*Required action*:
With no word left out, write out the entire listing.

+ + + + +

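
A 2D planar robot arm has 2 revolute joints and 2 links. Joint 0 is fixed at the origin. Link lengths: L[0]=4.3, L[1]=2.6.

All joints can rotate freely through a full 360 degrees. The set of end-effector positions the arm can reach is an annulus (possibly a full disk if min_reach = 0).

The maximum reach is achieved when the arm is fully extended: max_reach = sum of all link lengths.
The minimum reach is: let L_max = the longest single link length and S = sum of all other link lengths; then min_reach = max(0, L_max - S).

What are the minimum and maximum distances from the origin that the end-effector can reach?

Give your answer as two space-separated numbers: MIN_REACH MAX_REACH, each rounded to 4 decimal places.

Link lengths: [4.3, 2.6]
max_reach = 4.3 + 2.6 = 6.9
L_max = max([4.3, 2.6]) = 4.3
S (sum of others) = 6.9 - 4.3 = 2.6
min_reach = max(0, 4.3 - 2.6) = max(0, 1.7) = 1.7

Answer: 1.7000 6.9000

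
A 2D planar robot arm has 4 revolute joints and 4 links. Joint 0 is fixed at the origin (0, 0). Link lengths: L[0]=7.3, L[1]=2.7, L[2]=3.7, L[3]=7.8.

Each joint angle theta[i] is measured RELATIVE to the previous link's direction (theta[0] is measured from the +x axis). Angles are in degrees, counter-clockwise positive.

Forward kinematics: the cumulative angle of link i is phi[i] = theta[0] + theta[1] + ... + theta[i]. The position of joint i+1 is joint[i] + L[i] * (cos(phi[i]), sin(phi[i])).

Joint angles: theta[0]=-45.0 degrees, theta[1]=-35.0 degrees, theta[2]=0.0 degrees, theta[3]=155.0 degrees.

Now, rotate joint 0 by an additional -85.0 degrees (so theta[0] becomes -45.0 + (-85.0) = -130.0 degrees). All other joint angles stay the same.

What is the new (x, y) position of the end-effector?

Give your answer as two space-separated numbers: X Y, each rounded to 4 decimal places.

Answer: -3.1928 -8.6030

Derivation:
joint[0] = (0.0000, 0.0000)  (base)
link 0: phi[0] = -130 = -130 deg
  cos(-130 deg) = -0.6428, sin(-130 deg) = -0.7660
  joint[1] = (0.0000, 0.0000) + 7.3 * (-0.6428, -0.7660) = (0.0000 + -4.6923, 0.0000 + -5.5921) = (-4.6923, -5.5921)
link 1: phi[1] = -130 + -35 = -165 deg
  cos(-165 deg) = -0.9659, sin(-165 deg) = -0.2588
  joint[2] = (-4.6923, -5.5921) + 2.7 * (-0.9659, -0.2588) = (-4.6923 + -2.6080, -5.5921 + -0.6988) = (-7.3003, -6.2909)
link 2: phi[2] = -130 + -35 + 0 = -165 deg
  cos(-165 deg) = -0.9659, sin(-165 deg) = -0.2588
  joint[3] = (-7.3003, -6.2909) + 3.7 * (-0.9659, -0.2588) = (-7.3003 + -3.5739, -6.2909 + -0.9576) = (-10.8743, -7.2486)
link 3: phi[3] = -130 + -35 + 0 + 155 = -10 deg
  cos(-10 deg) = 0.9848, sin(-10 deg) = -0.1736
  joint[4] = (-10.8743, -7.2486) + 7.8 * (0.9848, -0.1736) = (-10.8743 + 7.6815, -7.2486 + -1.3545) = (-3.1928, -8.6030)
End effector: (-3.1928, -8.6030)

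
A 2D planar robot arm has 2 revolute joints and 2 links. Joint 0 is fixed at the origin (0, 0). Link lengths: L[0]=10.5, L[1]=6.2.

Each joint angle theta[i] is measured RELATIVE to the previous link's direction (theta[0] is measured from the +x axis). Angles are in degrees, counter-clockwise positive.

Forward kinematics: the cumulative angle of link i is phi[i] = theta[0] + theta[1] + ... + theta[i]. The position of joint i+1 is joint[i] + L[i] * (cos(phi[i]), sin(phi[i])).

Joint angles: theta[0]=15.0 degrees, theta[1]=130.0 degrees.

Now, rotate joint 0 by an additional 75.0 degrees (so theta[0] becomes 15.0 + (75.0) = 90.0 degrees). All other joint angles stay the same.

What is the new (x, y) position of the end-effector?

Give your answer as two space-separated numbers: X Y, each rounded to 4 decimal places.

Answer: -4.7495 6.5147

Derivation:
joint[0] = (0.0000, 0.0000)  (base)
link 0: phi[0] = 90 = 90 deg
  cos(90 deg) = 0.0000, sin(90 deg) = 1.0000
  joint[1] = (0.0000, 0.0000) + 10.5 * (0.0000, 1.0000) = (0.0000 + 0.0000, 0.0000 + 10.5000) = (0.0000, 10.5000)
link 1: phi[1] = 90 + 130 = 220 deg
  cos(220 deg) = -0.7660, sin(220 deg) = -0.6428
  joint[2] = (0.0000, 10.5000) + 6.2 * (-0.7660, -0.6428) = (0.0000 + -4.7495, 10.5000 + -3.9853) = (-4.7495, 6.5147)
End effector: (-4.7495, 6.5147)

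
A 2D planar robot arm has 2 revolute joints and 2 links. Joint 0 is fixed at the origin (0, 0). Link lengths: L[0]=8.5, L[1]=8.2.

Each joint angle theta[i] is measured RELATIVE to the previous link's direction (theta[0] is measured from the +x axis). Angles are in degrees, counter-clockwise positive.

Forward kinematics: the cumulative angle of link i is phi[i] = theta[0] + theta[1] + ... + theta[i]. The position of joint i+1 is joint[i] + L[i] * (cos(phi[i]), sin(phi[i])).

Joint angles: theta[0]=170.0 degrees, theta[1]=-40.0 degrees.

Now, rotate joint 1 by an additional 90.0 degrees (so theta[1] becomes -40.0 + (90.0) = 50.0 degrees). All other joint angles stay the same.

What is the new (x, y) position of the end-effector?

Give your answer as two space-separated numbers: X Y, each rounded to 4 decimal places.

Answer: -14.6524 -3.7948

Derivation:
joint[0] = (0.0000, 0.0000)  (base)
link 0: phi[0] = 170 = 170 deg
  cos(170 deg) = -0.9848, sin(170 deg) = 0.1736
  joint[1] = (0.0000, 0.0000) + 8.5 * (-0.9848, 0.1736) = (0.0000 + -8.3709, 0.0000 + 1.4760) = (-8.3709, 1.4760)
link 1: phi[1] = 170 + 50 = 220 deg
  cos(220 deg) = -0.7660, sin(220 deg) = -0.6428
  joint[2] = (-8.3709, 1.4760) + 8.2 * (-0.7660, -0.6428) = (-8.3709 + -6.2816, 1.4760 + -5.2709) = (-14.6524, -3.7948)
End effector: (-14.6524, -3.7948)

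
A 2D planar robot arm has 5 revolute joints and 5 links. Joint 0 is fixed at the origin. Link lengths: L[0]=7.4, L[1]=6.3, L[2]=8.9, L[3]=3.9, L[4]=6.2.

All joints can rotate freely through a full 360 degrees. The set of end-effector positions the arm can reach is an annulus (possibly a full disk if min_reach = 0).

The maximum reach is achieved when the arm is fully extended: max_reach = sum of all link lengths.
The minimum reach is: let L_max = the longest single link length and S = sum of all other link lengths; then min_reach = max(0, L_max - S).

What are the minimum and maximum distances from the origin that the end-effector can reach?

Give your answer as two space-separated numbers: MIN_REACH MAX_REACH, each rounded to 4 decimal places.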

+ + + + +

*Result of this task*:
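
A 2D planar robot arm has 2 revolute joints and 2 links. Joint 0 is fixed at the origin. Link lengths: L[0]=4.3, L[1]=2.6.

All joints can rotate freely through a full 360 degrees. The set of end-effector positions the arm can reach is an annulus (possibly a full disk if min_reach = 0).

The maximum reach is achieved when the arm is fully extended: max_reach = sum of all link lengths.
The minimum reach is: let L_max = the longest single link length and S = sum of all other link lengths; then min_reach = max(0, L_max - S).

What are the minimum and maximum distances from the origin that the end-effector can reach?

Give your answer as two space-separated numbers: MIN_REACH MAX_REACH, each rounded to 4 decimal places.

Link lengths: [4.3, 2.6]
max_reach = 4.3 + 2.6 = 6.9
L_max = max([4.3, 2.6]) = 4.3
S (sum of others) = 6.9 - 4.3 = 2.6
min_reach = max(0, 4.3 - 2.6) = max(0, 1.7) = 1.7

Answer: 1.7000 6.9000

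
A 2D planar robot arm has 4 revolute joints and 4 links. Joint 0 is fixed at the origin (0, 0). Link lengths: L[0]=7.3, L[1]=2.7, L[2]=3.7, L[3]=7.8.

Each joint angle theta[i] is measured RELATIVE to the previous link's direction (theta[0] is measured from the +x axis). Angles are in degrees, counter-clockwise positive.

Forward kinematics: the cumulative angle of link i is phi[i] = theta[0] + theta[1] + ... + theta[i]. The position of joint i+1 is joint[i] + L[i] * (cos(phi[i]), sin(phi[i])).

Joint angles: theta[0]=-45.0 degrees, theta[1]=-35.0 degrees, theta[2]=0.0 degrees, theta[3]=155.0 degrees.

Now, rotate joint 0 by an additional -85.0 degrees (so theta[0] becomes -45.0 + (-85.0) = -130.0 degrees). All other joint angles stay the same.

What is the new (x, y) position of the end-effector?

Give your answer as two space-separated numbers: X Y, each rounded to 4 decimal places.

Answer: -3.1928 -8.6030

Derivation:
joint[0] = (0.0000, 0.0000)  (base)
link 0: phi[0] = -130 = -130 deg
  cos(-130 deg) = -0.6428, sin(-130 deg) = -0.7660
  joint[1] = (0.0000, 0.0000) + 7.3 * (-0.6428, -0.7660) = (0.0000 + -4.6923, 0.0000 + -5.5921) = (-4.6923, -5.5921)
link 1: phi[1] = -130 + -35 = -165 deg
  cos(-165 deg) = -0.9659, sin(-165 deg) = -0.2588
  joint[2] = (-4.6923, -5.5921) + 2.7 * (-0.9659, -0.2588) = (-4.6923 + -2.6080, -5.5921 + -0.6988) = (-7.3003, -6.2909)
link 2: phi[2] = -130 + -35 + 0 = -165 deg
  cos(-165 deg) = -0.9659, sin(-165 deg) = -0.2588
  joint[3] = (-7.3003, -6.2909) + 3.7 * (-0.9659, -0.2588) = (-7.3003 + -3.5739, -6.2909 + -0.9576) = (-10.8743, -7.2486)
link 3: phi[3] = -130 + -35 + 0 + 155 = -10 deg
  cos(-10 deg) = 0.9848, sin(-10 deg) = -0.1736
  joint[4] = (-10.8743, -7.2486) + 7.8 * (0.9848, -0.1736) = (-10.8743 + 7.6815, -7.2486 + -1.3545) = (-3.1928, -8.6030)
End effector: (-3.1928, -8.6030)

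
A 2D planar robot arm has 2 revolute joints and 2 links. Joint 0 is fixed at the origin (0, 0). Link lengths: L[0]=10.5, L[1]=6.2.

Each joint angle theta[i] is measured RELATIVE to the previous link's direction (theta[0] is measured from the +x axis). Angles are in degrees, counter-clockwise positive.

Forward kinematics: the cumulative angle of link i is phi[i] = theta[0] + theta[1] + ... + theta[i]. The position of joint i+1 is joint[i] + L[i] * (cos(phi[i]), sin(phi[i])).

Joint angles: theta[0]=15.0 degrees, theta[1]=130.0 degrees.

Now, rotate joint 0 by an additional 75.0 degrees (so theta[0] becomes 15.0 + (75.0) = 90.0 degrees). All other joint angles stay the same.

What is the new (x, y) position of the end-effector?

Give your answer as two space-separated numbers: X Y, each rounded to 4 decimal places.

Answer: -4.7495 6.5147

Derivation:
joint[0] = (0.0000, 0.0000)  (base)
link 0: phi[0] = 90 = 90 deg
  cos(90 deg) = 0.0000, sin(90 deg) = 1.0000
  joint[1] = (0.0000, 0.0000) + 10.5 * (0.0000, 1.0000) = (0.0000 + 0.0000, 0.0000 + 10.5000) = (0.0000, 10.5000)
link 1: phi[1] = 90 + 130 = 220 deg
  cos(220 deg) = -0.7660, sin(220 deg) = -0.6428
  joint[2] = (0.0000, 10.5000) + 6.2 * (-0.7660, -0.6428) = (0.0000 + -4.7495, 10.5000 + -3.9853) = (-4.7495, 6.5147)
End effector: (-4.7495, 6.5147)

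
A 2D planar robot arm has 2 revolute joints and 2 links. Joint 0 is fixed at the origin (0, 0). Link lengths: L[0]=8.5, L[1]=8.2.

Each joint angle theta[i] is measured RELATIVE to the previous link's direction (theta[0] is measured from the +x axis). Angles are in degrees, counter-clockwise positive.

Forward kinematics: the cumulative angle of link i is phi[i] = theta[0] + theta[1] + ... + theta[i]. The position of joint i+1 is joint[i] + L[i] * (cos(phi[i]), sin(phi[i])).

Joint angles: theta[0]=170.0 degrees, theta[1]=-40.0 degrees.

Now, rotate joint 1 by an additional 90.0 degrees (so theta[1] becomes -40.0 + (90.0) = 50.0 degrees). All other joint angles stay the same.

What is the new (x, y) position of the end-effector?

Give your answer as two space-separated numbers: X Y, each rounded to 4 decimal places.

Answer: -14.6524 -3.7948

Derivation:
joint[0] = (0.0000, 0.0000)  (base)
link 0: phi[0] = 170 = 170 deg
  cos(170 deg) = -0.9848, sin(170 deg) = 0.1736
  joint[1] = (0.0000, 0.0000) + 8.5 * (-0.9848, 0.1736) = (0.0000 + -8.3709, 0.0000 + 1.4760) = (-8.3709, 1.4760)
link 1: phi[1] = 170 + 50 = 220 deg
  cos(220 deg) = -0.7660, sin(220 deg) = -0.6428
  joint[2] = (-8.3709, 1.4760) + 8.2 * (-0.7660, -0.6428) = (-8.3709 + -6.2816, 1.4760 + -5.2709) = (-14.6524, -3.7948)
End effector: (-14.6524, -3.7948)

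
A 2D planar robot arm has 5 revolute joints and 5 links. Joint 0 is fixed at the origin. Link lengths: L[0]=7.4, L[1]=6.3, L[2]=8.9, L[3]=3.9, L[4]=6.2.

All joints can rotate freely through a full 360 degrees. The set of end-effector positions the arm can reach is an annulus (possibly a full disk if min_reach = 0).

The maximum reach is achieved when the arm is fully extended: max_reach = sum of all link lengths.
The minimum reach is: let L_max = the longest single link length and S = sum of all other link lengths; then min_reach = max(0, L_max - S).

What are the minimum and maximum distances from the origin that the end-effector can reach?

Give your answer as two space-separated numbers: MIN_REACH MAX_REACH, each rounded to 4 decimal places.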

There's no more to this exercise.